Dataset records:
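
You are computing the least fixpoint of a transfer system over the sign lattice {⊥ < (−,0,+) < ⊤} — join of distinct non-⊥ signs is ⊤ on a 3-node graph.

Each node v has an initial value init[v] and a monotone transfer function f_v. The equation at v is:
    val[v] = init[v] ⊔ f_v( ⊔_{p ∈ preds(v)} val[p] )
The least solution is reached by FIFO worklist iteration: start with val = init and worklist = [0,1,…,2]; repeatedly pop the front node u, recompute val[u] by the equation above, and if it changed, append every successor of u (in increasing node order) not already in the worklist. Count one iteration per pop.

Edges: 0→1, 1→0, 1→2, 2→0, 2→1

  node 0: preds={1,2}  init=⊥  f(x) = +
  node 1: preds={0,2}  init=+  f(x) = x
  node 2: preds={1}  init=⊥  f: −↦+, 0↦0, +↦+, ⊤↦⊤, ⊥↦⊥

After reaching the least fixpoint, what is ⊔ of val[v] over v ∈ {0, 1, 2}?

+

Worklist (5 pops):
  #1 pop 0: in=+ → + (was ⊥); enqueue []
  #2 pop 1: in=+ → + (no change)
  #3 pop 2: in=+ → + (was ⊥); enqueue [0,1]
  #4 pop 0: in=+ → + (no change)
  #5 pop 1: in=+ → + (no change)

Fixpoint:
  val[0] = +
  val[1] = +
  val[2] = +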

> _WHAT TO WORK ON_: The expected output is the complete data, repeated exactly.

> _RESULT FOR THIS TASK_:
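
You are computing the least fixpoint of a transfer system over the sign lattice {⊥ < (−,0,+) < ⊤} — join of distinct non-⊥ signs is ⊤ on a 3-node graph.

Each node v has an initial value init[v] and a monotone transfer function f_v. The equation at v is:
    val[v] = init[v] ⊔ f_v( ⊔_{p ∈ preds(v)} val[p] )
The least solution is reached by FIFO worklist iteration: start with val = init and worklist = [0,1,…,2]; repeatedly pop the front node u, recompute val[u] by the equation above, and if it changed, append every successor of u (in increasing node order) not already in the worklist. Count one iteration per pop.

Edges: 0→1, 1→0, 1→2, 2→0, 2→1

  node 0: preds={1,2}  init=⊥  f(x) = +
  node 1: preds={0,2}  init=+  f(x) = x
  node 2: preds={1}  init=⊥  f: −↦+, 0↦0, +↦+, ⊤↦⊤, ⊥↦⊥

After reaching the least fixpoint, what is ⊔ of val[v] over v ∈ {0, 1, 2}?

+

Worklist (5 pops):
  #1 pop 0: in=+ → + (was ⊥); enqueue []
  #2 pop 1: in=+ → + (no change)
  #3 pop 2: in=+ → + (was ⊥); enqueue [0,1]
  #4 pop 0: in=+ → + (no change)
  #5 pop 1: in=+ → + (no change)

Fixpoint:
  val[0] = +
  val[1] = +
  val[2] = +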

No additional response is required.